EXERCISE :: The answer must be the data, repeated exactly.

-------- DATA FOR PROCESSING

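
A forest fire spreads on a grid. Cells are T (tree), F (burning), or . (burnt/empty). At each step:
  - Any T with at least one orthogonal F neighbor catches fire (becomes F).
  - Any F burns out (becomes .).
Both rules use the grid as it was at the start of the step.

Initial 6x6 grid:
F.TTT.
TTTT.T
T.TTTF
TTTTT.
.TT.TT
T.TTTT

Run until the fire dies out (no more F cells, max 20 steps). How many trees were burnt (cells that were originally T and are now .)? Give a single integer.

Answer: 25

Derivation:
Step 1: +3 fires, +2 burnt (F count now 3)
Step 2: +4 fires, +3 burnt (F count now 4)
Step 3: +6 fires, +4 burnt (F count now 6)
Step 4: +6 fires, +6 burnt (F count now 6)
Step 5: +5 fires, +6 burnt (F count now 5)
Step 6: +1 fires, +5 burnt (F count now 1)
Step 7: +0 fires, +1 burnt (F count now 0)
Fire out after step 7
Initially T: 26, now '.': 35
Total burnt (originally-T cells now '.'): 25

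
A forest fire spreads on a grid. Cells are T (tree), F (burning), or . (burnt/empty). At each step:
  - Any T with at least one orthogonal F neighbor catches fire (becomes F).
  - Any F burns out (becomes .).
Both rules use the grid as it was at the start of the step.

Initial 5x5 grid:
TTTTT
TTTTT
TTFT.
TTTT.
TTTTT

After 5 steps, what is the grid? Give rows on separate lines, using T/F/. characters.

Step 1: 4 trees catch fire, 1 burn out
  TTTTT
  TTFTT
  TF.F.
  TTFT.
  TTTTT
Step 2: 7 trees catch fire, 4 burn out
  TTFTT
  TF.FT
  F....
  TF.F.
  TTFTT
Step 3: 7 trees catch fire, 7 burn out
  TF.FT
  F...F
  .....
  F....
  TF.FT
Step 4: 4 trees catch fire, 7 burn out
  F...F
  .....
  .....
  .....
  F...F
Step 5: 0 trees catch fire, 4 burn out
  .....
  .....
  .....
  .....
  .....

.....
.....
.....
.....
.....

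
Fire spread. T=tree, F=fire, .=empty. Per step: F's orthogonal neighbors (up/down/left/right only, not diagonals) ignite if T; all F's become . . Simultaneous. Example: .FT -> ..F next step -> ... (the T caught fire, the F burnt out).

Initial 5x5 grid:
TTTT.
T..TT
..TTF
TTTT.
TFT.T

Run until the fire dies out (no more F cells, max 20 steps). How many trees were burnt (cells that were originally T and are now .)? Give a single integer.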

----------------

OUTPUT FOR THIS EXERCISE ::
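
A forest fire spreads on a grid. Cells are T (tree), F (burning), or . (burnt/empty). At each step:
  - Any T with at least one orthogonal F neighbor catches fire (becomes F).
  - Any F burns out (becomes .).
Both rules use the grid as it was at the start of the step.

Initial 6x6 grid:
F.TTT.
TTTT.T
T.TTTF
TTTTT.
.TT.TT
T.TTTT

Run until the fire dies out (no more F cells, max 20 steps). How many trees were burnt (cells that were originally T and are now .)? Give a single integer.

Answer: 25

Derivation:
Step 1: +3 fires, +2 burnt (F count now 3)
Step 2: +4 fires, +3 burnt (F count now 4)
Step 3: +6 fires, +4 burnt (F count now 6)
Step 4: +6 fires, +6 burnt (F count now 6)
Step 5: +5 fires, +6 burnt (F count now 5)
Step 6: +1 fires, +5 burnt (F count now 1)
Step 7: +0 fires, +1 burnt (F count now 0)
Fire out after step 7
Initially T: 26, now '.': 35
Total burnt (originally-T cells now '.'): 25

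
A forest fire spreads on a grid. Cells are T (tree), F (burning), or . (burnt/empty). At each step:
  - Any T with at least one orthogonal F neighbor catches fire (becomes F).
  - Any F burns out (becomes .).
Both rules use the grid as it was at the start of the step.

Initial 5x5 grid:
TTTTT
TTTTT
TTFT.
TTTT.
TTTTT

After 5 steps, what is the grid? Give rows on separate lines, using T/F/. characters.

Step 1: 4 trees catch fire, 1 burn out
  TTTTT
  TTFTT
  TF.F.
  TTFT.
  TTTTT
Step 2: 7 trees catch fire, 4 burn out
  TTFTT
  TF.FT
  F....
  TF.F.
  TTFTT
Step 3: 7 trees catch fire, 7 burn out
  TF.FT
  F...F
  .....
  F....
  TF.FT
Step 4: 4 trees catch fire, 7 burn out
  F...F
  .....
  .....
  .....
  F...F
Step 5: 0 trees catch fire, 4 burn out
  .....
  .....
  .....
  .....
  .....

.....
.....
.....
.....
.....

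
Fire spread. T=tree, F=fire, .=empty. Per step: F's orthogonal neighbors (up/down/left/right only, not diagonals) ignite if T; all F's become . . Simultaneous. Example: .FT -> ..F next step -> ... (the T caught fire, the F burnt out).

Initial 5x5 grid:
TTTT.
T..TT
..TTF
TTTT.
TFT.T

Run until the fire dies out (no more F cells, max 20 steps). How many trees were burnt (cells that were originally T and are now .)? Give a single integer.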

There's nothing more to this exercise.